#### What the task requires
Please return every record below exactly as it stands.
##### Data for analysis
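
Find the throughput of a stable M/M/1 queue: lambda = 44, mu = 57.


For a stable queue (lambda < mu), throughput = lambda = 44 per hour

44 per hour


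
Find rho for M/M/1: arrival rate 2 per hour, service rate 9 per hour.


rho = lambda/mu = 2/9 = 0.2222

0.2222


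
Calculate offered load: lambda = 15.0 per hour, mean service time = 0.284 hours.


Offered load a = lambda * E[S] = 15.0 * 0.284 = 4.26 Erlangs

4.26 Erlangs


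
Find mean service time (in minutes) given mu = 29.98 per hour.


Mean service time = 60/mu = 60/29.98 = 2.0 minutes

2.0 minutes


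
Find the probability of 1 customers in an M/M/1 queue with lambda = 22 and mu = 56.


rho = 22/56; P(n) = (1-rho)*rho^n = (1-22/56)*(22/56)^1 = 0.2385

0.2385


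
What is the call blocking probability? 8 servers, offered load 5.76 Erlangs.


B(N,A) = (A^N/N!) / sum(A^k/k!, k=0..N) with N=8, A=5.76 = 0.1087

0.1087


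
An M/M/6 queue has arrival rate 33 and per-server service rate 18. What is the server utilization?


rho = lambda/(c*mu) = 33/(6*18) = 0.3056

0.3056


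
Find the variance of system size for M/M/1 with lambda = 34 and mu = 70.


rho = 34/70; Var(N) = rho/(1-rho)^2 = 1.84

1.84


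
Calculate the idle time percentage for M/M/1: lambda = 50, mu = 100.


Idle fraction = (1 - rho) * 100 = (1 - 50/100) * 100 = 50.0%

50.0%


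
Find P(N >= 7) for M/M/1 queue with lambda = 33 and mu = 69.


P(N >= 7) = rho^7 = (33/69)^7 = 0.0057

0.0057


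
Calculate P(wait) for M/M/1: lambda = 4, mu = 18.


P(wait) = rho = lambda/mu = 4/18 = 0.2222

0.2222


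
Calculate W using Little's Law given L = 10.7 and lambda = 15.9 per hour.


W = L / lambda = 10.7 / 15.9 = 0.673 hours

0.673 hours


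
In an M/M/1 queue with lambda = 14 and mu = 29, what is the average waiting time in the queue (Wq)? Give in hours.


rho = 14/29; Wq = rho/(mu - lambda) = 0.0322 hours

0.0322 hours


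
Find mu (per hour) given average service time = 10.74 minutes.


mu = 60 / avg_service_time = 60 / 10.74 = 5.59 per hour

5.59 per hour


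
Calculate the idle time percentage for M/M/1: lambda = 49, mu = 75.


Idle fraction = (1 - rho) * 100 = (1 - 49/75) * 100 = 34.7%

34.7%


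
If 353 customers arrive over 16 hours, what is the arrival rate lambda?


lambda = total arrivals / time = 353 / 16 = 22.06 per hour

22.06 per hour


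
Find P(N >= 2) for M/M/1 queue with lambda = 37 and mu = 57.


P(N >= 2) = rho^2 = (37/57)^2 = 0.4214

0.4214


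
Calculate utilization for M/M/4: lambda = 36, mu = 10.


rho = lambda/(c*mu) = 36/(4*10) = 0.9

0.9


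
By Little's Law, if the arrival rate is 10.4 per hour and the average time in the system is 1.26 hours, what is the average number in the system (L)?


L = lambda * W = 10.4 * 1.26 = 13.1

13.1


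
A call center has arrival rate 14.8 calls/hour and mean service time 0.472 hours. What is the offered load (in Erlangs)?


Offered load a = lambda * E[S] = 14.8 * 0.472 = 6.99 Erlangs

6.99 Erlangs


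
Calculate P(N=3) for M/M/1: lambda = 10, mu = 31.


rho = 10/31; P(n) = (1-rho)*rho^n = (1-10/31)*(10/31)^3 = 0.0227

0.0227


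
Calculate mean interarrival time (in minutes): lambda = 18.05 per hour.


Mean interarrival time = 60/lambda = 60/18.05 = 3.32 minutes

3.32 minutes


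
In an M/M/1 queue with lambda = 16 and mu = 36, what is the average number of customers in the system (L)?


rho = 16/36; L = rho/(1-rho) = 0.8

0.8


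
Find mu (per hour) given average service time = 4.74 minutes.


mu = 60 / avg_service_time = 60 / 4.74 = 12.66 per hour

12.66 per hour


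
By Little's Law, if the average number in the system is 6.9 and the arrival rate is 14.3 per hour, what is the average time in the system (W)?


W = L / lambda = 6.9 / 14.3 = 0.4825 hours

0.4825 hours


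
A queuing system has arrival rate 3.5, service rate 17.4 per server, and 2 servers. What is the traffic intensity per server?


rho = lambda / (c * mu) = 3.5 / (2 * 17.4) = 0.1006

0.1006


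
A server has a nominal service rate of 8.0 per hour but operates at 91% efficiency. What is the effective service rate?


Effective rate = mu * efficiency = 8.0 * 0.91 = 7.28 per hour

7.28 per hour


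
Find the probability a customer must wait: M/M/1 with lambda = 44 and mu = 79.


P(wait) = rho = lambda/mu = 44/79 = 0.557

0.557


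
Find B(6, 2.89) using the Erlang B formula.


B(N,A) = (A^N/N!) / sum(A^k/k!, k=0..N) with N=6, A=2.89 = 0.0463

0.0463


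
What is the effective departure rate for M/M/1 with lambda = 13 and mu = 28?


For a stable queue (lambda < mu), throughput = lambda = 13 per hour

13 per hour


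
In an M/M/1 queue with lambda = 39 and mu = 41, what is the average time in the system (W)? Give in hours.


W = 1/(mu - lambda) = 1/(41 - 39) = 0.5 hours

0.5 hours


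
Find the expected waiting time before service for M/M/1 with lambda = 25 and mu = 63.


rho = 25/63; Wq = rho/(mu - lambda) = 0.0104 hours

0.0104 hours


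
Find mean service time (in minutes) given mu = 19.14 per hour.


Mean service time = 60/mu = 60/19.14 = 3.13 minutes

3.13 minutes


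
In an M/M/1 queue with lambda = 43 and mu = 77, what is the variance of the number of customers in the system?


rho = 43/77; Var(N) = rho/(1-rho)^2 = 2.86

2.86


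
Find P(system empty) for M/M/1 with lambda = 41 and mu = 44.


P0 = 1 - rho = 1 - 41/44 = 0.0682

0.0682


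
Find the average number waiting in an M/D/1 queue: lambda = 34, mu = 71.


M/D/1: Lq = rho^2 / (2*(1-rho)) where rho = 34/71; Lq = 0.22

0.22


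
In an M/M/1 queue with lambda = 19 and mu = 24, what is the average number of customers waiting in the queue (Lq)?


rho = 19/24; Lq = rho^2/(1-rho) = 3.01

3.01


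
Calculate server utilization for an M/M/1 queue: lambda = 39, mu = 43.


rho = lambda/mu = 39/43 = 0.907

0.907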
##########
#### Problem solution
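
Find the throughput of a stable M/M/1 queue: lambda = 44, mu = 57.


For a stable queue (lambda < mu), throughput = lambda = 44 per hour

44 per hour


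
Find rho for M/M/1: arrival rate 2 per hour, service rate 9 per hour.


rho = lambda/mu = 2/9 = 0.2222

0.2222


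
Calculate offered load: lambda = 15.0 per hour, mean service time = 0.284 hours.


Offered load a = lambda * E[S] = 15.0 * 0.284 = 4.26 Erlangs

4.26 Erlangs


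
Find mean service time (in minutes) given mu = 29.98 per hour.


Mean service time = 60/mu = 60/29.98 = 2.0 minutes

2.0 minutes


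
Find the probability of 1 customers in an M/M/1 queue with lambda = 22 and mu = 56.


rho = 22/56; P(n) = (1-rho)*rho^n = (1-22/56)*(22/56)^1 = 0.2385

0.2385


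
What is the call blocking probability? 8 servers, offered load 5.76 Erlangs.


B(N,A) = (A^N/N!) / sum(A^k/k!, k=0..N) with N=8, A=5.76 = 0.1087

0.1087


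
An M/M/6 queue has arrival rate 33 and per-server service rate 18. What is the server utilization?


rho = lambda/(c*mu) = 33/(6*18) = 0.3056

0.3056


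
Find the variance of system size for M/M/1 with lambda = 34 and mu = 70.


rho = 34/70; Var(N) = rho/(1-rho)^2 = 1.84

1.84


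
Calculate the idle time percentage for M/M/1: lambda = 50, mu = 100.


Idle fraction = (1 - rho) * 100 = (1 - 50/100) * 100 = 50.0%

50.0%


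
Find P(N >= 7) for M/M/1 queue with lambda = 33 and mu = 69.


P(N >= 7) = rho^7 = (33/69)^7 = 0.0057

0.0057


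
Calculate P(wait) for M/M/1: lambda = 4, mu = 18.


P(wait) = rho = lambda/mu = 4/18 = 0.2222

0.2222


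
Calculate W using Little's Law given L = 10.7 and lambda = 15.9 per hour.


W = L / lambda = 10.7 / 15.9 = 0.673 hours

0.673 hours


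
In an M/M/1 queue with lambda = 14 and mu = 29, what is the average waiting time in the queue (Wq)? Give in hours.


rho = 14/29; Wq = rho/(mu - lambda) = 0.0322 hours

0.0322 hours


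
Find mu (per hour) given average service time = 10.74 minutes.


mu = 60 / avg_service_time = 60 / 10.74 = 5.59 per hour

5.59 per hour


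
Calculate the idle time percentage for M/M/1: lambda = 49, mu = 75.


Idle fraction = (1 - rho) * 100 = (1 - 49/75) * 100 = 34.7%

34.7%


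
If 353 customers arrive over 16 hours, what is the arrival rate lambda?


lambda = total arrivals / time = 353 / 16 = 22.06 per hour

22.06 per hour


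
Find P(N >= 2) for M/M/1 queue with lambda = 37 and mu = 57.


P(N >= 2) = rho^2 = (37/57)^2 = 0.4214

0.4214


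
Calculate utilization for M/M/4: lambda = 36, mu = 10.


rho = lambda/(c*mu) = 36/(4*10) = 0.9

0.9


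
By Little's Law, if the arrival rate is 10.4 per hour and the average time in the system is 1.26 hours, what is the average number in the system (L)?


L = lambda * W = 10.4 * 1.26 = 13.1

13.1


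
A call center has arrival rate 14.8 calls/hour and mean service time 0.472 hours. What is the offered load (in Erlangs)?


Offered load a = lambda * E[S] = 14.8 * 0.472 = 6.99 Erlangs

6.99 Erlangs


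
Calculate P(N=3) for M/M/1: lambda = 10, mu = 31.


rho = 10/31; P(n) = (1-rho)*rho^n = (1-10/31)*(10/31)^3 = 0.0227

0.0227


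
Calculate mean interarrival time (in minutes): lambda = 18.05 per hour.


Mean interarrival time = 60/lambda = 60/18.05 = 3.32 minutes

3.32 minutes


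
In an M/M/1 queue with lambda = 16 and mu = 36, what is the average number of customers in the system (L)?


rho = 16/36; L = rho/(1-rho) = 0.8

0.8


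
Find mu (per hour) given average service time = 4.74 minutes.


mu = 60 / avg_service_time = 60 / 4.74 = 12.66 per hour

12.66 per hour


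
By Little's Law, if the average number in the system is 6.9 and the arrival rate is 14.3 per hour, what is the average time in the system (W)?


W = L / lambda = 6.9 / 14.3 = 0.4825 hours

0.4825 hours


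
A queuing system has arrival rate 3.5, service rate 17.4 per server, and 2 servers. What is the traffic intensity per server?


rho = lambda / (c * mu) = 3.5 / (2 * 17.4) = 0.1006

0.1006


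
A server has a nominal service rate of 8.0 per hour but operates at 91% efficiency. What is the effective service rate?


Effective rate = mu * efficiency = 8.0 * 0.91 = 7.28 per hour

7.28 per hour


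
Find the probability a customer must wait: M/M/1 with lambda = 44 and mu = 79.


P(wait) = rho = lambda/mu = 44/79 = 0.557

0.557


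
Find B(6, 2.89) using the Erlang B formula.


B(N,A) = (A^N/N!) / sum(A^k/k!, k=0..N) with N=6, A=2.89 = 0.0463

0.0463


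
What is the effective departure rate for M/M/1 with lambda = 13 and mu = 28?


For a stable queue (lambda < mu), throughput = lambda = 13 per hour

13 per hour


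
In an M/M/1 queue with lambda = 39 and mu = 41, what is the average time in the system (W)? Give in hours.


W = 1/(mu - lambda) = 1/(41 - 39) = 0.5 hours

0.5 hours


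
Find the expected waiting time before service for M/M/1 with lambda = 25 and mu = 63.


rho = 25/63; Wq = rho/(mu - lambda) = 0.0104 hours

0.0104 hours


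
Find mean service time (in minutes) given mu = 19.14 per hour.


Mean service time = 60/mu = 60/19.14 = 3.13 minutes

3.13 minutes


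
In an M/M/1 queue with lambda = 43 and mu = 77, what is the variance of the number of customers in the system?


rho = 43/77; Var(N) = rho/(1-rho)^2 = 2.86

2.86


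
Find P(system empty) for M/M/1 with lambda = 41 and mu = 44.


P0 = 1 - rho = 1 - 41/44 = 0.0682

0.0682


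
Find the average number waiting in an M/D/1 queue: lambda = 34, mu = 71.


M/D/1: Lq = rho^2 / (2*(1-rho)) where rho = 34/71; Lq = 0.22

0.22


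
In an M/M/1 queue with lambda = 19 and mu = 24, what is the average number of customers waiting in the queue (Lq)?


rho = 19/24; Lq = rho^2/(1-rho) = 3.01

3.01


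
Calculate server utilization for an M/M/1 queue: lambda = 39, mu = 43.


rho = lambda/mu = 39/43 = 0.907

0.907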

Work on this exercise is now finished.